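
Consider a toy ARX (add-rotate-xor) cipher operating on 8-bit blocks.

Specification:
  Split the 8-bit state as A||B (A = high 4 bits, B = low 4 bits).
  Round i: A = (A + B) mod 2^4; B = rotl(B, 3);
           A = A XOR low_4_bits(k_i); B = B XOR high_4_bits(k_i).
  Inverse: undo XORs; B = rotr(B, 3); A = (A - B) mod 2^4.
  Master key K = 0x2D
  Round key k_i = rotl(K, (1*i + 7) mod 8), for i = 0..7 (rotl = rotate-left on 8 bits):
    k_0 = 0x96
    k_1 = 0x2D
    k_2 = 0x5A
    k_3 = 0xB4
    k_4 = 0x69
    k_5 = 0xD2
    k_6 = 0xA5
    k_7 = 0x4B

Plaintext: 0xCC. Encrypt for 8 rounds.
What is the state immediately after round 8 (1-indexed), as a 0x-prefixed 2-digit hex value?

s_0 = plaintext = 0xCC
s_1 = Round(s_0, k_0) = 0xEF
s_2 = Round(s_1, k_1) = 0x0D
s_3 = Round(s_2, k_2) = 0x7B
s_4 = Round(s_3, k_3) = 0x66
s_5 = Round(s_4, k_4) = 0x55
s_6 = Round(s_5, k_5) = 0x87
s_7 = Round(s_6, k_6) = 0xA1
s_8 = Round(s_7, k_7) = 0x0C

0x0C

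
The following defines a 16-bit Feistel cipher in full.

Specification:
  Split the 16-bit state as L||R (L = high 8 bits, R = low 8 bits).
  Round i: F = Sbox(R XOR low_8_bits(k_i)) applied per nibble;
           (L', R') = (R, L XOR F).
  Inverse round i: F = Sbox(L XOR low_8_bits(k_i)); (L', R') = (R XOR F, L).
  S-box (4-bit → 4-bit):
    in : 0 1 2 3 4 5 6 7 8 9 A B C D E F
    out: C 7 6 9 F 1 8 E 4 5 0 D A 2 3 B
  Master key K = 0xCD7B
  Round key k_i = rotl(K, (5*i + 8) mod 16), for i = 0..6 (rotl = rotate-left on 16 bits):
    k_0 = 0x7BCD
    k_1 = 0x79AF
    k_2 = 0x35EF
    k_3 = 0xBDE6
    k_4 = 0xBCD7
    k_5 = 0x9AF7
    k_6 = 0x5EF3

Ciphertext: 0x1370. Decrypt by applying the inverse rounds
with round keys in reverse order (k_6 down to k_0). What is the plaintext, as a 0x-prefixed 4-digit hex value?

s_0 = ciphertext = 0x1370
s_1 = InvRound(s_0, k_6) = 0x4C13
s_2 = InvRound(s_1, k_5) = 0xCE4C
s_3 = InvRound(s_2, k_4) = 0x39CE
s_4 = InvRound(s_3, k_3) = 0xE539
s_5 = InvRound(s_4, k_2) = 0xF9E5
s_6 = InvRound(s_5, k_1) = 0xFDF9
s_7 = InvRound(s_6, k_0) = 0x65FD

0x65FD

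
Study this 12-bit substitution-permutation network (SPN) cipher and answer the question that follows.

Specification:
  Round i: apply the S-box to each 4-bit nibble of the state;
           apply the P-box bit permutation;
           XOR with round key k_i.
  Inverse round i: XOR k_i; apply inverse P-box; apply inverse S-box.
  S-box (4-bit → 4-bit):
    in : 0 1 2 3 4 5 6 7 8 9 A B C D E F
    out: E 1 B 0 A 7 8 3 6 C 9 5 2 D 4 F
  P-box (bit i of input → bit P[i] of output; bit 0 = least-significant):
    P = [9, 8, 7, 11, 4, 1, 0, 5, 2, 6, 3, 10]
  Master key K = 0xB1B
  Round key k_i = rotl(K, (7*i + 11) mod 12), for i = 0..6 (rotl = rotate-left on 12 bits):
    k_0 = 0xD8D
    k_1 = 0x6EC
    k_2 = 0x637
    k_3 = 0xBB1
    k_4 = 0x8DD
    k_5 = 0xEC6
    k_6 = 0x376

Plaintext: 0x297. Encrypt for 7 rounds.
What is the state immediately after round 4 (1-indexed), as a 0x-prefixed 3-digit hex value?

0x898

s_0 = plaintext = 0x297
s_1 = Round(s_0, k_0) = 0xAE8
s_2 = Round(s_1, k_1) = 0x369
s_3 = Round(s_2, k_2) = 0xE97
s_4 = Round(s_3, k_3) = 0x898
s_5 = Round(s_4, k_4) = 0x934
s_6 = Round(s_5, k_5) = 0x3CE
s_7 = Round(s_6, k_6) = 0x3F4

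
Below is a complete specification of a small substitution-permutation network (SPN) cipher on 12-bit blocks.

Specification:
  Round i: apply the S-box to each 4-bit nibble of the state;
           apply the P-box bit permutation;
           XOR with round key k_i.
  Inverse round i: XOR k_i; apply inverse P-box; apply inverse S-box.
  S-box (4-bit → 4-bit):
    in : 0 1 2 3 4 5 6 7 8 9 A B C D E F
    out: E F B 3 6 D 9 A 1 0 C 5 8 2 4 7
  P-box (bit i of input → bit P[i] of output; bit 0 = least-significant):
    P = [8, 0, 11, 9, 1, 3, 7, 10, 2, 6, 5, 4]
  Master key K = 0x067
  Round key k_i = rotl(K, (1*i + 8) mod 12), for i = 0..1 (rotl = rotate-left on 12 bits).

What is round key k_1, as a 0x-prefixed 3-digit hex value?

0xE0C

K = 0x067
k_0 = rotl(K, (1*0+8) mod 12) = rotl(K, 8) = 0x706
k_1 = rotl(K, (1*1+8) mod 12) = rotl(K, 9) = 0xE0C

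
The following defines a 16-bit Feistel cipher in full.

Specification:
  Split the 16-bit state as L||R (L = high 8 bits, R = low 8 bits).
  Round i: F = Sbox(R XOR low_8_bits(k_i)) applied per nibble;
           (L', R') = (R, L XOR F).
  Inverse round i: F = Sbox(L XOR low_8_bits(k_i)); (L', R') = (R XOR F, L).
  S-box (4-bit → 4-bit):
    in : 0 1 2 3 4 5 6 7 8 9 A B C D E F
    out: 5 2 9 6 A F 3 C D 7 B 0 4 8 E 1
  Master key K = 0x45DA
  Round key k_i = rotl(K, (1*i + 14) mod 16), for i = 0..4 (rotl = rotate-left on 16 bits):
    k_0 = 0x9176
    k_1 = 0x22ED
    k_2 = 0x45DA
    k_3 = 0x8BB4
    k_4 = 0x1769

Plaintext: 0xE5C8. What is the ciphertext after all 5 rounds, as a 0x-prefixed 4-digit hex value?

s_0 = plaintext = 0xE5C8
s_1 = Round(s_0, k_0) = 0xC8EB
s_2 = Round(s_1, k_1) = 0xEB9B
s_3 = Round(s_2, k_2) = 0x9B49
s_4 = Round(s_3, k_3) = 0x4983
s_5 = Round(s_4, k_4) = 0x83A2

0x83A2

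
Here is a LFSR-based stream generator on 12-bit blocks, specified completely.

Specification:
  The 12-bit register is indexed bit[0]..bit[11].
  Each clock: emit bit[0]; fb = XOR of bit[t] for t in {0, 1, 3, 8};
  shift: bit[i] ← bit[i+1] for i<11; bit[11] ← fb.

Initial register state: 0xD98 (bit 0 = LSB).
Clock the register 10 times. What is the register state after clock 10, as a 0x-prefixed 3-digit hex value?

reg_0 = 0xD98
clock 1: out=0, reg = 0x6CC
clock 2: out=0, reg = 0xB66
clock 3: out=0, reg = 0x5B3
clock 4: out=1, reg = 0xAD9
clock 5: out=1, reg = 0x56C
clock 6: out=0, reg = 0x2B6
clock 7: out=0, reg = 0x95B
clock 8: out=1, reg = 0x4AD
clock 9: out=1, reg = 0x256
clock 10: out=0, reg = 0x92B

0x92B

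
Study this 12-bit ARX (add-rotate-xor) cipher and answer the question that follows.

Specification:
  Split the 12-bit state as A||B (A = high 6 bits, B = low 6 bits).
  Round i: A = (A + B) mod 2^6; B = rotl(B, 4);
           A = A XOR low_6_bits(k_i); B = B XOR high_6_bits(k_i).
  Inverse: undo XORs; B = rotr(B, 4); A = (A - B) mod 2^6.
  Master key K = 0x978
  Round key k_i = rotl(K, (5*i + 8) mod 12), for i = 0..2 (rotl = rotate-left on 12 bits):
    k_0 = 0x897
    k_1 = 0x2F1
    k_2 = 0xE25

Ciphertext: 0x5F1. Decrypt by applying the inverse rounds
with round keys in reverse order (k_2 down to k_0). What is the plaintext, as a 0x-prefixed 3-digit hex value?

s_0 = ciphertext = 0x5F1
s_1 = InvRound(s_0, k_2) = 0x3A4
s_2 = InvRound(s_1, k_1) = 0x07E
s_3 = InvRound(s_2, k_0) = 0x971

0x971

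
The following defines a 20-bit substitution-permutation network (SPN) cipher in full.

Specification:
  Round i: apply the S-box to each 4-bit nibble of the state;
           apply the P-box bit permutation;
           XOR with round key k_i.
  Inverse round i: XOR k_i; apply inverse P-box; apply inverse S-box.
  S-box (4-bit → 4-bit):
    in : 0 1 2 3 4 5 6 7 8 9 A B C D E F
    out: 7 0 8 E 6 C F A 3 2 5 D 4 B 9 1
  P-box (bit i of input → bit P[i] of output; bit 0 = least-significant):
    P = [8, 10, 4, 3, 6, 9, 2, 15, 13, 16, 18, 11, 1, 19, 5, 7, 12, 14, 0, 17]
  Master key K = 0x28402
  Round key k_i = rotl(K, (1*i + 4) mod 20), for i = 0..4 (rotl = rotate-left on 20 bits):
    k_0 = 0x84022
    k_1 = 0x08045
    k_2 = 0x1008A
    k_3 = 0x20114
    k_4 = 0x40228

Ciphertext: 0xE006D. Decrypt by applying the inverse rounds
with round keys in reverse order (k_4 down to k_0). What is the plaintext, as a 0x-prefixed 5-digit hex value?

0x67BA3

s_0 = ciphertext = 0xE006D
s_1 = InvRound(s_0, k_4) = 0x59101
s_2 = InvRound(s_1, k_3) = 0xB145C
s_3 = InvRound(s_2, k_2) = 0xED1A4
s_4 = InvRound(s_3, k_1) = 0x63CFF
s_5 = InvRound(s_4, k_0) = 0x67BA3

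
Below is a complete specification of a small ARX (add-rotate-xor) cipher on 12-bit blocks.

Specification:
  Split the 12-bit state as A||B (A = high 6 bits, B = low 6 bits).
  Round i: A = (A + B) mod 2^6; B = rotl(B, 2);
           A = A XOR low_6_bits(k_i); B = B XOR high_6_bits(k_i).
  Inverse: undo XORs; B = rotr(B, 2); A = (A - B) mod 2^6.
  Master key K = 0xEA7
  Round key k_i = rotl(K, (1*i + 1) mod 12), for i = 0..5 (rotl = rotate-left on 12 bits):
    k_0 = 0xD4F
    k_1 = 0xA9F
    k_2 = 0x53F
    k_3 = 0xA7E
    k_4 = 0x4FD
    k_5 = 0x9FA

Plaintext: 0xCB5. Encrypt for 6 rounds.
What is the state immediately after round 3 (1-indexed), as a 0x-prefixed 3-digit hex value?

s_0 = plaintext = 0xCB5
s_1 = Round(s_0, k_0) = 0xA22
s_2 = Round(s_1, k_1) = 0x560
s_3 = Round(s_2, k_2) = 0x296
s_4 = Round(s_3, k_3) = 0x7B0
s_5 = Round(s_4, k_4) = 0xCD0
s_6 = Round(s_5, k_5) = 0xE66

0x296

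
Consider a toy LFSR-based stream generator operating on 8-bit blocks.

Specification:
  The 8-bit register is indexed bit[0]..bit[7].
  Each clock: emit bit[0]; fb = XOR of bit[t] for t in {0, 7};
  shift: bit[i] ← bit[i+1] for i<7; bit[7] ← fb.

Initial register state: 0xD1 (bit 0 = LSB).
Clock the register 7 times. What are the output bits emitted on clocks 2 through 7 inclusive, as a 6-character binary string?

reg_0 = 0xD1
clock 1: out=1, reg = 0x68
clock 2: out=0, reg = 0x34
clock 3: out=0, reg = 0x1A
clock 4: out=0, reg = 0x0D
clock 5: out=1, reg = 0x86
clock 6: out=0, reg = 0xC3
clock 7: out=1, reg = 0x61

000101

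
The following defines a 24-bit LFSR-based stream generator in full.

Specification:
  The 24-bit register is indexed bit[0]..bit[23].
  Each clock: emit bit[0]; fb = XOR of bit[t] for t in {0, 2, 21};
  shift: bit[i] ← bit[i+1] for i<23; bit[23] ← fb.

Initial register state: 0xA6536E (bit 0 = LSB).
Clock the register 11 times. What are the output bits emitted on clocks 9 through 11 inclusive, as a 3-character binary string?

110

reg_0 = 0xA6536E
clock 1: out=0, reg = 0x5329B7
clock 2: out=1, reg = 0x2994DB
clock 3: out=1, reg = 0x14CA6D
clock 4: out=1, reg = 0x0A6536
clock 5: out=0, reg = 0x85329B
clock 6: out=1, reg = 0xC2994D
clock 7: out=1, reg = 0x614CA6
clock 8: out=0, reg = 0x30A653
clock 9: out=1, reg = 0x185329
clock 10: out=1, reg = 0x8C2994
clock 11: out=0, reg = 0xC614CA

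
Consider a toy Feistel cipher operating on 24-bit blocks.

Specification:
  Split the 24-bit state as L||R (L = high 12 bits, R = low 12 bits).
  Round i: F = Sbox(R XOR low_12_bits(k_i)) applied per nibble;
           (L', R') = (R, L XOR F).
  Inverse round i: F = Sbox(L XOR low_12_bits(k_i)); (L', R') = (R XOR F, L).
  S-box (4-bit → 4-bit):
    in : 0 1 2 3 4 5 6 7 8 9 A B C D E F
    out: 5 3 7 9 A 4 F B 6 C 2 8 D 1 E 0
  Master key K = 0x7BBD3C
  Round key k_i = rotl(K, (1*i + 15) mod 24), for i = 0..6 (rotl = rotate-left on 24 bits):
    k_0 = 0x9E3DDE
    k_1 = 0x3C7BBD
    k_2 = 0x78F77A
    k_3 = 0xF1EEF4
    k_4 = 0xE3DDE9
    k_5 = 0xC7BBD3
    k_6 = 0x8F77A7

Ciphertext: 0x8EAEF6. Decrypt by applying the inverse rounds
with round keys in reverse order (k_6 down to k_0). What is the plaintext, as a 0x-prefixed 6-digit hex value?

s_0 = ciphertext = 0x8EAEF6
s_1 = InvRound(s_0, k_6) = 0xE578EA
s_2 = InvRound(s_1, k_5) = 0xC80E57
s_3 = InvRound(s_2, k_4) = 0xDABC80
s_4 = InvRound(s_3, k_3) = 0x5C0DAB
s_5 = InvRound(s_4, k_2) = 0xA295C0
s_6 = InvRound(s_5, k_1) = 0x60AA29
s_7 = InvRound(s_6, k_0) = 0x23360A

0x23360A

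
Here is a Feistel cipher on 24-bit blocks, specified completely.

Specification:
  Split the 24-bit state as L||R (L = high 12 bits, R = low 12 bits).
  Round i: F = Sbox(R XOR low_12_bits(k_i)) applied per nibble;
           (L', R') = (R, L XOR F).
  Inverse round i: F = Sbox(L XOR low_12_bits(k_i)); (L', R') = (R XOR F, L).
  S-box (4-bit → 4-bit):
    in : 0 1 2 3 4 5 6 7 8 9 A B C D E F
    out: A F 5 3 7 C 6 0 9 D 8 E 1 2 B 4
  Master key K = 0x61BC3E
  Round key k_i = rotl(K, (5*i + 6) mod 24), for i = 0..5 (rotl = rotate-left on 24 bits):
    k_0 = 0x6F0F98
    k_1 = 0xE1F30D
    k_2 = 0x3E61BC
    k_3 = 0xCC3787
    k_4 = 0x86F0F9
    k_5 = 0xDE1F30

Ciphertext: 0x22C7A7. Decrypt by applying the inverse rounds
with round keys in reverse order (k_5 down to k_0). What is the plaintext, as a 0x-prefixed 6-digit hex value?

s_0 = ciphertext = 0x22C7A7
s_1 = InvRound(s_0, k_5) = 0x55622C
s_2 = InvRound(s_1, k_4) = 0xEA8556
s_3 = InvRound(s_2, k_3) = 0x802EA8
s_4 = InvRound(s_3, k_2) = 0x343802
s_5 = InvRound(s_4, k_1) = 0x279343
s_6 = InvRound(s_5, k_0) = 0x1FC279

0x1FC279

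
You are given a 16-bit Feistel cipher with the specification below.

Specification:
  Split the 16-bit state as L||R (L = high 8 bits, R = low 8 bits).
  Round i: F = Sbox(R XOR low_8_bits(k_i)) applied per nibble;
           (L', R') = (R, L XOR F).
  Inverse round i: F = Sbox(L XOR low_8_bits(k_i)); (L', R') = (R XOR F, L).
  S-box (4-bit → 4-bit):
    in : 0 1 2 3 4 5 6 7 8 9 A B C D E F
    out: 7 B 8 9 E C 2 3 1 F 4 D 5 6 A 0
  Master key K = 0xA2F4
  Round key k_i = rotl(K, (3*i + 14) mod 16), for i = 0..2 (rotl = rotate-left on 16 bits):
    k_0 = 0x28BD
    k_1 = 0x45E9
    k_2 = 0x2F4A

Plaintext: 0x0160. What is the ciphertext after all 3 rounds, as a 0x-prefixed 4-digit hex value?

s_0 = plaintext = 0x0160
s_1 = Round(s_0, k_0) = 0x6067
s_2 = Round(s_1, k_1) = 0x677A
s_3 = Round(s_2, k_2) = 0x7AF0

0x7AF0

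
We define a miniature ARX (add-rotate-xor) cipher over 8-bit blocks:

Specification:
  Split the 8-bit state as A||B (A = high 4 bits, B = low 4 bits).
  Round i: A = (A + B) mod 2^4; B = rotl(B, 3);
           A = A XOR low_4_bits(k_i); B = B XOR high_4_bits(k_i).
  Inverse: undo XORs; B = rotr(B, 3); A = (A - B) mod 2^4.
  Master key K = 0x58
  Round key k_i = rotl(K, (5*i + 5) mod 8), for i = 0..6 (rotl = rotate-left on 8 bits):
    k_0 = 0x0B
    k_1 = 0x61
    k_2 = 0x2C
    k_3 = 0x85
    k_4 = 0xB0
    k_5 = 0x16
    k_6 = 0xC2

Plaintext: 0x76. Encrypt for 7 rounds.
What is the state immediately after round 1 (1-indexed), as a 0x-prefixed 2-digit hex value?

s_0 = plaintext = 0x76
s_1 = Round(s_0, k_0) = 0x63
s_2 = Round(s_1, k_1) = 0x8F
s_3 = Round(s_2, k_2) = 0xBD
s_4 = Round(s_3, k_3) = 0xD6
s_5 = Round(s_4, k_4) = 0x38
s_6 = Round(s_5, k_5) = 0xD5
s_7 = Round(s_6, k_6) = 0x06

0x63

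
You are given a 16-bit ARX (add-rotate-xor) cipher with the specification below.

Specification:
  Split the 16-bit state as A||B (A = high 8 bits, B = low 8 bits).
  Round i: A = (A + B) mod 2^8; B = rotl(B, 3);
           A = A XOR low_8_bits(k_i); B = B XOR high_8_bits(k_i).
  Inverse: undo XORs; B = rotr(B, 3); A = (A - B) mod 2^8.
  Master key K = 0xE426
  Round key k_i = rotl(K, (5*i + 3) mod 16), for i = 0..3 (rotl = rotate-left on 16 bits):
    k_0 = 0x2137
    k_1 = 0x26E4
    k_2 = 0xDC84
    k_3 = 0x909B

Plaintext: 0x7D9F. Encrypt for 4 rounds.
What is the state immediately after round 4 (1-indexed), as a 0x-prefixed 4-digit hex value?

s_0 = plaintext = 0x7D9F
s_1 = Round(s_0, k_0) = 0x2BDD
s_2 = Round(s_1, k_1) = 0xECC8
s_3 = Round(s_2, k_2) = 0x309A
s_4 = Round(s_3, k_3) = 0x5144

0x5144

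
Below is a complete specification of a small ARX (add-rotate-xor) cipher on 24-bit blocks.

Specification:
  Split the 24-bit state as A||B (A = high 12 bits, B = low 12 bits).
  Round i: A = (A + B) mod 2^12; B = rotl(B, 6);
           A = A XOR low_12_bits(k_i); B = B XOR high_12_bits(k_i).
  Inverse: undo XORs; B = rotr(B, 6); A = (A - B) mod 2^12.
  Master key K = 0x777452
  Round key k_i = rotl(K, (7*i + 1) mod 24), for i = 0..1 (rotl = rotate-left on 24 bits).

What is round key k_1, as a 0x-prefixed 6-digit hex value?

0x745277

K = 0x777452
k_0 = rotl(K, (7*0+1) mod 24) = rotl(K, 1) = 0xEEE8A4
k_1 = rotl(K, (7*1+1) mod 24) = rotl(K, 8) = 0x745277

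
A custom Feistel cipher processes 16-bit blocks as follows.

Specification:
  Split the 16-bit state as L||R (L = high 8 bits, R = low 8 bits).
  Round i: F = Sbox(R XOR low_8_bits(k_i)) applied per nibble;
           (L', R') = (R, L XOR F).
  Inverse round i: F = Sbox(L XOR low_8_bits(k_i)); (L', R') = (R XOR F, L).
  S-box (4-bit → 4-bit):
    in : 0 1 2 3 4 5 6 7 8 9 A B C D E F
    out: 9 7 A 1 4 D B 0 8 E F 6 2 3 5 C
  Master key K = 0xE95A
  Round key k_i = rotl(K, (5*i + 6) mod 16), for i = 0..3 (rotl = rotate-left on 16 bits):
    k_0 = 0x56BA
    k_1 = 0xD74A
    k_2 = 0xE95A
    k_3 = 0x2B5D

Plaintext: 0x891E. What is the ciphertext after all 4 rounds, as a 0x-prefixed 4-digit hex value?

0xA9CA

s_0 = plaintext = 0x891E
s_1 = Round(s_0, k_0) = 0x1E7D
s_2 = Round(s_1, k_1) = 0x7D0E
s_3 = Round(s_2, k_2) = 0x0EA9
s_4 = Round(s_3, k_3) = 0xA9CA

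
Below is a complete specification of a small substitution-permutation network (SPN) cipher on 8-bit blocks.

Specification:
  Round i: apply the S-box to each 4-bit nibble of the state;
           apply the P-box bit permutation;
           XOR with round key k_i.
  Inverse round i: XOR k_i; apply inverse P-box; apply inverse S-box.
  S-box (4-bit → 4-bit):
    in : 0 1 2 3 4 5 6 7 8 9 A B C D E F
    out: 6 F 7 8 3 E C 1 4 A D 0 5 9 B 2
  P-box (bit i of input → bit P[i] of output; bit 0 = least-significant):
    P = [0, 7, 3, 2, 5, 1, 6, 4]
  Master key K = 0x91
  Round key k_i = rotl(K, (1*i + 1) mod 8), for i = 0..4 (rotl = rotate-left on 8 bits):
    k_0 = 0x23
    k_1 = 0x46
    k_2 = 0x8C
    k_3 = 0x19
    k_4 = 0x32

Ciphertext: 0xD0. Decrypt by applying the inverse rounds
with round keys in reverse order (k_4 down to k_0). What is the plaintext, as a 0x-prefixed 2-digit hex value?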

* _WORK INSTRUCTIONS_
Please filter the entries above down to the lines holding "applying" and copy them.

* _SOLUTION TO THIS EXERCISE_
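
Ciphertext: 0x1370. Decrypt by applying the inverse rounds
Ciphertext: 0x5F1. Decrypt by applying the inverse rounds
Ciphertext: 0xE006D. Decrypt by applying the inverse rounds
Ciphertext: 0x8EAEF6. Decrypt by applying the inverse rounds
Ciphertext: 0x22C7A7. Decrypt by applying the inverse rounds
Ciphertext: 0xD0. Decrypt by applying the inverse rounds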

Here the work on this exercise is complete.